**Aim of the task**
Starting at the line that contains "A UTF-8 stream", restate every line word for word through the end of the entries.

**Collected data entries**
^^^^^^^^

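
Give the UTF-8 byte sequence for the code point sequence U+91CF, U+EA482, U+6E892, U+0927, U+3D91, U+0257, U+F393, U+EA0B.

E9 87 8F F3 AA 92 82 F1 AE A2 92 E0 A4 A7 E3 B6 91 C9 97 EF 8E 93 EE A8 8B

U+91CF: 3-byte form → E9 87 8F.
U+EA482: 4-byte form → F3 AA 92 82.
U+6E892: 4-byte form → F1 AE A2 92.
U+0927: 3-byte form → E0 A4 A7.
U+3D91: 3-byte form → E3 B6 91.
U+0257: 2-byte form → C9 97.
U+F393: 3-byte form → EF 8E 93.
U+EA0B: 3-byte form → EE A8 8B.
Concatenated (25 bytes): E9 87 8F F3 AA 92 82 F1 AE A2 92 E0 A4 A7 E3 B6 91 C9 97 EF 8E 93 EE A8 8B.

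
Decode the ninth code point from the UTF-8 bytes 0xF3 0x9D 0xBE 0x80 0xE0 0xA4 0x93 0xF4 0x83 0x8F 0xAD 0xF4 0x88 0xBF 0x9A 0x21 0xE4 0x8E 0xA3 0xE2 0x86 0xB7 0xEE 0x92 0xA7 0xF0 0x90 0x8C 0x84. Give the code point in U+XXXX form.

Offset 0: leading byte 0xF3 = 11110011 → 4-byte char #1 = F3 9D BE 80.
Offset 4: leading byte 0xE0 = 11100000 → 3-byte char #2 = E0 A4 93.
Offset 7: leading byte 0xF4 = 11110100 → 4-byte char #3 = F4 83 8F AD.
Offset 11: leading byte 0xF4 = 11110100 → 4-byte char #4 = F4 88 BF 9A.
Offset 15: leading byte 0x21 = 00100001 → 1-byte char #5 = 21.
Offset 16: leading byte 0xE4 = 11100100 → 3-byte char #6 = E4 8E A3.
Offset 19: leading byte 0xE2 = 11100010 → 3-byte char #7 = E2 86 B7.
Offset 22: leading byte 0xEE = 11101110 → 3-byte char #8 = EE 92 A7.
Offset 25: leading byte 0xF0 = 11110000 → 4-byte char #9 = F0 90 8C 84.
Leading byte 0xF0 = 11110000 matches 11110xxx → 4-byte sequence.
Byte 1: 0xF0 = 11110000, payload 000 (3 bits).
Byte 2: 0x90 = 10010000 (10xxxxxx ✓), payload 010000.
Byte 3: 0x8C = 10001100 (10xxxxxx ✓), payload 001100.
Byte 4: 0x84 = 10000100 (10xxxxxx ✓), payload 000100.
Concatenate: 000010000001100000100 = 0x10304 (21 bits → U+10304).

U+10304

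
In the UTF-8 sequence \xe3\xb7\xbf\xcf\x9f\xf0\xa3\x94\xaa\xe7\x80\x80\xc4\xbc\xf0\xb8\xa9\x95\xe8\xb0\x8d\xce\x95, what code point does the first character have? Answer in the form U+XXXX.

Offset 0: leading byte 0xE3 = 11100011 → 3-byte char #1 = E3 B7 BF.
Leading byte 0xE3 = 11100011 matches 1110xxxx → 3-byte sequence.
Byte 1: 0xE3 = 11100011, payload 0011 (4 bits).
Byte 2: 0xB7 = 10110111 (10xxxxxx ✓), payload 110111.
Byte 3: 0xBF = 10111111 (10xxxxxx ✓), payload 111111.
Concatenate: 0011110111111111 = 0x3DFF (16 bits → U+3DFF).

U+3DFF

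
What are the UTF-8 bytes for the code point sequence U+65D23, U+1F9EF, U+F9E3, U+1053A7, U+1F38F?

U+65D23: 4-byte form → F1 A5 B4 A3.
U+1F9EF: 4-byte form → F0 9F A7 AF.
U+F9E3: 3-byte form → EF A7 A3.
U+1053A7: 4-byte form → F4 85 8E A7.
U+1F38F: 4-byte form → F0 9F 8E 8F.
Concatenated (19 bytes): F1 A5 B4 A3 F0 9F A7 AF EF A7 A3 F4 85 8E A7 F0 9F 8E 8F.

F1 A5 B4 A3 F0 9F A7 AF EF A7 A3 F4 85 8E A7 F0 9F 8E 8F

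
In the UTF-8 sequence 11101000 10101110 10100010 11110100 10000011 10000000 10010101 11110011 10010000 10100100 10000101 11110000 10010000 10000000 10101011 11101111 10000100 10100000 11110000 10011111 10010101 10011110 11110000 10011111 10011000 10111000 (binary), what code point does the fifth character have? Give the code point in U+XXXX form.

Offset 0: leading byte 0xE8 = 11101000 → 3-byte char #1 = E8 AE A2.
Offset 3: leading byte 0xF4 = 11110100 → 4-byte char #2 = F4 83 80 95.
Offset 7: leading byte 0xF3 = 11110011 → 4-byte char #3 = F3 90 A4 85.
Offset 11: leading byte 0xF0 = 11110000 → 4-byte char #4 = F0 90 80 AB.
Offset 15: leading byte 0xEF = 11101111 → 3-byte char #5 = EF 84 A0.
Leading byte 0xEF = 11101111 matches 1110xxxx → 3-byte sequence.
Byte 1: 0xEF = 11101111, payload 1111 (4 bits).
Byte 2: 0x84 = 10000100 (10xxxxxx ✓), payload 000100.
Byte 3: 0xA0 = 10100000 (10xxxxxx ✓), payload 100000.
Concatenate: 1111000100100000 = 0xF120 (16 bits → U+F120).

U+F120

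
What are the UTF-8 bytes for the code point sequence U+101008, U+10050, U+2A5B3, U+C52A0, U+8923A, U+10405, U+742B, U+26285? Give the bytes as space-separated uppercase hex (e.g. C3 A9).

U+101008: 4-byte form → F4 81 80 88.
U+10050: 4-byte form → F0 90 81 90.
U+2A5B3: 4-byte form → F0 AA 96 B3.
U+C52A0: 4-byte form → F3 85 8A A0.
U+8923A: 4-byte form → F2 89 88 BA.
U+10405: 4-byte form → F0 90 90 85.
U+742B: 3-byte form → E7 90 AB.
U+26285: 4-byte form → F0 A6 8A 85.
Concatenated (31 bytes): F4 81 80 88 F0 90 81 90 F0 AA 96 B3 F3 85 8A A0 F2 89 88 BA F0 90 90 85 E7 90 AB F0 A6 8A 85.

F4 81 80 88 F0 90 81 90 F0 AA 96 B3 F3 85 8A A0 F2 89 88 BA F0 90 90 85 E7 90 AB F0 A6 8A 85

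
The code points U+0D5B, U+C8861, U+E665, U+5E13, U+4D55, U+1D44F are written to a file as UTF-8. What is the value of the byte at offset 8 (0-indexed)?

U+0D5B → 3-byte form E0 B5 9B at offsets 0–2.
U+C8861 → 4-byte form F3 88 A1 A1 at offsets 3–6.
U+E665 → 3-byte form EE 99 A5 at offsets 7–9.
Offset 8 falls in char 3's range; it's byte 2 of EE 99 A5 = 0x99.

0x99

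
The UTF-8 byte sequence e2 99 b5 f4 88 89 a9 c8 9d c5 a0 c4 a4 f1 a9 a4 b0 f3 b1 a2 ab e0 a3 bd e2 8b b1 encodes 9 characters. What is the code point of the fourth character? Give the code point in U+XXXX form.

U+0160

Offset 0: leading byte 0xE2 = 11100010 → 3-byte char #1 = E2 99 B5.
Offset 3: leading byte 0xF4 = 11110100 → 4-byte char #2 = F4 88 89 A9.
Offset 7: leading byte 0xC8 = 11001000 → 2-byte char #3 = C8 9D.
Offset 9: leading byte 0xC5 = 11000101 → 2-byte char #4 = C5 A0.
Leading byte 0xC5 = 11000101 matches 110xxxxx → 2-byte sequence.
Byte 1: 0xC5 = 11000101, payload 00101 (5 bits).
Byte 2: 0xA0 = 10100000 (10xxxxxx ✓), payload 100000.
Concatenate: 00101100000 = 0x160 (11 bits → U+0160).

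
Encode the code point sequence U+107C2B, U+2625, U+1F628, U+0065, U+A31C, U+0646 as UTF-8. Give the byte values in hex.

F4 87 B0 AB E2 98 A5 F0 9F 98 A8 65 EA 8C 9C D9 86

U+107C2B: 4-byte form → F4 87 B0 AB.
U+2625: 3-byte form → E2 98 A5.
U+1F628: 4-byte form → F0 9F 98 A8.
U+0065: 1-byte form → 65.
U+A31C: 3-byte form → EA 8C 9C.
U+0646: 2-byte form → D9 86.
Concatenated (17 bytes): F4 87 B0 AB E2 98 A5 F0 9F 98 A8 65 EA 8C 9C D9 86.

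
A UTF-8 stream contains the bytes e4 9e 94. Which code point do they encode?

Leading byte 0xE4 = 11100100 matches 1110xxxx → 3-byte sequence.
Byte 1: 0xE4 = 11100100, payload 0100 (4 bits).
Byte 2: 0x9E = 10011110 (10xxxxxx ✓), payload 011110.
Byte 3: 0x94 = 10010100 (10xxxxxx ✓), payload 010100.
Concatenate: 0100011110010100 = 0x4794 (16 bits → U+4794).

U+4794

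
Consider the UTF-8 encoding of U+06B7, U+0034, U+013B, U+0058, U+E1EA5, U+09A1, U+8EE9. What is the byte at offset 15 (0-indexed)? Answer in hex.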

^^^^^^^^

**Result of the task**
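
A UTF-8 stream contains the bytes e4 9e 94. Which code point do they encode?

Leading byte 0xE4 = 11100100 matches 1110xxxx → 3-byte sequence.
Byte 1: 0xE4 = 11100100, payload 0100 (4 bits).
Byte 2: 0x9E = 10011110 (10xxxxxx ✓), payload 011110.
Byte 3: 0x94 = 10010100 (10xxxxxx ✓), payload 010100.
Concatenate: 0100011110010100 = 0x4794 (16 bits → U+4794).

U+4794

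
Consider the UTF-8 encoding of U+06B7, U+0034, U+013B, U+0058, U+E1EA5, U+09A1, U+8EE9. What is the byte at offset 15 (0-indexed)? Answer in hex.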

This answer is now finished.